==== Available data

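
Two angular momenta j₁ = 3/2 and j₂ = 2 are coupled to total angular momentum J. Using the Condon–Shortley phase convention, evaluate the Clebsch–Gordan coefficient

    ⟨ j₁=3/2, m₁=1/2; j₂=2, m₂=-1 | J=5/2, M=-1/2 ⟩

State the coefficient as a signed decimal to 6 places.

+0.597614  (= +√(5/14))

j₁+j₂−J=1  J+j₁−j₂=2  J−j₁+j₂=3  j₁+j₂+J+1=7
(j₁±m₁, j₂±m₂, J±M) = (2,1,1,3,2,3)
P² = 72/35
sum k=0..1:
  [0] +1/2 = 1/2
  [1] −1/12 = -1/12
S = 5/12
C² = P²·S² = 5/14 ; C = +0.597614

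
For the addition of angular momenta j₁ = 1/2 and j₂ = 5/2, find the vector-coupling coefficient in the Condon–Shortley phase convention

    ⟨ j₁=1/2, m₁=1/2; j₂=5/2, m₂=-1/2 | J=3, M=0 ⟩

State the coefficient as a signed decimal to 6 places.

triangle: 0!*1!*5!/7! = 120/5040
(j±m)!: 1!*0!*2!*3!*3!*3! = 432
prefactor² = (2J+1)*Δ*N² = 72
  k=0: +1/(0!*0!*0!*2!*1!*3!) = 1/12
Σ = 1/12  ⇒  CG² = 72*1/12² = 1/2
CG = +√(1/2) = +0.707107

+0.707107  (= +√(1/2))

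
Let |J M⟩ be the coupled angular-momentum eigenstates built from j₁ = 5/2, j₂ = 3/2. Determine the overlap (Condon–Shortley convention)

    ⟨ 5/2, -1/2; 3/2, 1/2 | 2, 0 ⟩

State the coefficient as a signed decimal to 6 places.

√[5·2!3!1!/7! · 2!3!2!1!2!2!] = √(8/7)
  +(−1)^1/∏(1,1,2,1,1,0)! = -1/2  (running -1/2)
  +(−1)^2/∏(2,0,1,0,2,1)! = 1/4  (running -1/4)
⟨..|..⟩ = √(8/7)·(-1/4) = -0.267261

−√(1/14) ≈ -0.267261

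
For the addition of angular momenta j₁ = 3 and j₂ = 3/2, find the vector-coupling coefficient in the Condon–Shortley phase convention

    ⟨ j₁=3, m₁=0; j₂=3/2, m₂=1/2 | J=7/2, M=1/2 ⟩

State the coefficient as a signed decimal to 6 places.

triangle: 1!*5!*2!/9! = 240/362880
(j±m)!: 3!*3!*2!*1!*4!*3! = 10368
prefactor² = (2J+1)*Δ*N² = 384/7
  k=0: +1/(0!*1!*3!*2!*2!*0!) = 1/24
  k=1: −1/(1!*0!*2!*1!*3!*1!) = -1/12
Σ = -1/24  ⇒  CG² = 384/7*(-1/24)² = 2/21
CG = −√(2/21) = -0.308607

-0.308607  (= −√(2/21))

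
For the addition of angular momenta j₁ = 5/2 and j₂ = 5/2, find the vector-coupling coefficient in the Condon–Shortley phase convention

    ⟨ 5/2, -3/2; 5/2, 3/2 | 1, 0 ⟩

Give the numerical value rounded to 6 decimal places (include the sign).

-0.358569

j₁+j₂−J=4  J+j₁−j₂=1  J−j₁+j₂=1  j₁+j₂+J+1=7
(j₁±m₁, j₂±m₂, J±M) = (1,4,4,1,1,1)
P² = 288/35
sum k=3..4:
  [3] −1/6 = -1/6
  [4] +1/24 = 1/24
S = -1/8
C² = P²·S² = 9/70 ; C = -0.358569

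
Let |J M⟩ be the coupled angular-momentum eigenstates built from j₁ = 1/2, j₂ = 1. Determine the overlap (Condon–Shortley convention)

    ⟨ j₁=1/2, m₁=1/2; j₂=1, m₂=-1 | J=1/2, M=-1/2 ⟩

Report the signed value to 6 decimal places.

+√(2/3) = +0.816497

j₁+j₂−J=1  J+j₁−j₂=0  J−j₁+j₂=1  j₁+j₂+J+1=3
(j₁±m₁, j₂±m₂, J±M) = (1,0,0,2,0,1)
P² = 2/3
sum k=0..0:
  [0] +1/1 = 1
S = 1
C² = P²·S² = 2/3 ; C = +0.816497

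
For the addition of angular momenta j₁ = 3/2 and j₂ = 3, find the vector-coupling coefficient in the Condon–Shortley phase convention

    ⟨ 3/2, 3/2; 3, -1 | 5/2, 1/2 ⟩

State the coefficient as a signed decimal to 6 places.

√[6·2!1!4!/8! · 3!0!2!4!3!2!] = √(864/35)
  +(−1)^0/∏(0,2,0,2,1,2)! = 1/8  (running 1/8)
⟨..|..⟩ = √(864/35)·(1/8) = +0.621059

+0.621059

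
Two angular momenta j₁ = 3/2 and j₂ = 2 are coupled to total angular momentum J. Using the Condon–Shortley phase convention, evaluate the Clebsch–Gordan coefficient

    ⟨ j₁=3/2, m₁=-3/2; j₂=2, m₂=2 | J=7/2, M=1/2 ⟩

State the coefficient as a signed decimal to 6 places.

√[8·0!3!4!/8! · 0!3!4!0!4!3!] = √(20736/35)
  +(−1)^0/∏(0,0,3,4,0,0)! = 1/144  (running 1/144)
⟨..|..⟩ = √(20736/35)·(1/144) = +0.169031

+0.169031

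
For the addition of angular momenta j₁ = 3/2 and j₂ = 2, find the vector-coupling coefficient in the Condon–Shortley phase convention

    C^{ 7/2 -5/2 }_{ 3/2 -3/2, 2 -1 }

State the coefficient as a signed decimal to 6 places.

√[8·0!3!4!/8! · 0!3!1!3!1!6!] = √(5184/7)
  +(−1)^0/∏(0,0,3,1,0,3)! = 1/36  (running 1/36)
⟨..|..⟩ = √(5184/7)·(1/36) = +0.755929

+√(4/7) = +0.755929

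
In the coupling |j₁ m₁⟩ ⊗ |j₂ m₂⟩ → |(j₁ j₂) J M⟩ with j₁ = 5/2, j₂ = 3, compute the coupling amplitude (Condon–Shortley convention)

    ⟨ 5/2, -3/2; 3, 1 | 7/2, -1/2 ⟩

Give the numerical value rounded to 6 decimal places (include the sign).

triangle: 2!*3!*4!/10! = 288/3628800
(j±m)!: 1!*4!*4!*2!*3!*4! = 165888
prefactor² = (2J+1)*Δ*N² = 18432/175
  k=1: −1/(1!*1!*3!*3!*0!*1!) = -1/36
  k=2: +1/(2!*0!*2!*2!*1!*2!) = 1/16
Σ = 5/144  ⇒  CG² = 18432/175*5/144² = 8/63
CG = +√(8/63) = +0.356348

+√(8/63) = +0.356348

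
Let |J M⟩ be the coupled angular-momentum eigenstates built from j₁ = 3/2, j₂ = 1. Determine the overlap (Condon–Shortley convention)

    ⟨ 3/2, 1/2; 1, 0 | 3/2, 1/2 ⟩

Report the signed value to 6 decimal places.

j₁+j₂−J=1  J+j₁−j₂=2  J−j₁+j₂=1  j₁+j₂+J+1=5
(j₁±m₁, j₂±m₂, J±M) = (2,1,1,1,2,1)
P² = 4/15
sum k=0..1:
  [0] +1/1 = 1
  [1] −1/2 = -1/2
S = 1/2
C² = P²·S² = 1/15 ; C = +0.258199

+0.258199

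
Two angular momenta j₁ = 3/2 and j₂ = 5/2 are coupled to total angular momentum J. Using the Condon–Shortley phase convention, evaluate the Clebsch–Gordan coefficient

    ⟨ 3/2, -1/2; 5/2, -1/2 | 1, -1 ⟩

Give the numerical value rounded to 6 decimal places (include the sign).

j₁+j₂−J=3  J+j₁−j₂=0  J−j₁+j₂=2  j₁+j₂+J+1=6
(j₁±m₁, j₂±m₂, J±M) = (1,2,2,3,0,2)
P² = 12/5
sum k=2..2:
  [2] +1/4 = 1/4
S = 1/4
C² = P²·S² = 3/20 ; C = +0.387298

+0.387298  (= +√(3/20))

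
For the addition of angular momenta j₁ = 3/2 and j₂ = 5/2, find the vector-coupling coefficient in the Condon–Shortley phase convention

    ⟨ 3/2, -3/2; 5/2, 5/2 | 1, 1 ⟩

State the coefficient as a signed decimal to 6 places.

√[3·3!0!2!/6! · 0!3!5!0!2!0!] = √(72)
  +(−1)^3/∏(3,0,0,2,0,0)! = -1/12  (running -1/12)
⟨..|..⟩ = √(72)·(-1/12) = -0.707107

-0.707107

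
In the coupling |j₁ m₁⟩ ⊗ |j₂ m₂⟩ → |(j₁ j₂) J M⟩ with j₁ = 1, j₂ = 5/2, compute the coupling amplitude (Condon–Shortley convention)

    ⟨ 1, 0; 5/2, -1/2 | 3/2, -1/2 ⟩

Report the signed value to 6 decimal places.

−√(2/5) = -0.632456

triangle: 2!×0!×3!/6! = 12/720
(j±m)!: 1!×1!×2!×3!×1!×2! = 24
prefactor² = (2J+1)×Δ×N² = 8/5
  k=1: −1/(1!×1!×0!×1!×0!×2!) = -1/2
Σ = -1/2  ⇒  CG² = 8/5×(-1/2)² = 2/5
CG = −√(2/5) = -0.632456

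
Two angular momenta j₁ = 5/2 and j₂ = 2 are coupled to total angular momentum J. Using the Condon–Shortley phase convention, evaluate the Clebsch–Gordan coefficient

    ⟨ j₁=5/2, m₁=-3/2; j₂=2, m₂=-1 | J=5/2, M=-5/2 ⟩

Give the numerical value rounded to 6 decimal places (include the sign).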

========

■ Directions ■
Would you please copy exactly the part of the entries above that begins at the line containing "3/2 -3/2, 2" and ends at the line containing "1 | 7/2, -1/2 ⟩", both lines included?

■ Your solution ■
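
    C^{ 7/2 -5/2 }_{ 3/2 -3/2, 2 -1 }

State the coefficient as a signed decimal to 6 places.

√[8·0!3!4!/8! · 0!3!1!3!1!6!] = √(5184/7)
  +(−1)^0/∏(0,0,3,1,0,3)! = 1/36  (running 1/36)
⟨..|..⟩ = √(5184/7)·(1/36) = +0.755929

+√(4/7) = +0.755929

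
In the coupling |j₁ m₁⟩ ⊗ |j₂ m₂⟩ → |(j₁ j₂) J M⟩ with j₁ = 5/2, j₂ = 3, compute the coupling amplitude (Condon–Shortley convention)

    ⟨ 5/2, -3/2; 3, 1 | 7/2, -1/2 ⟩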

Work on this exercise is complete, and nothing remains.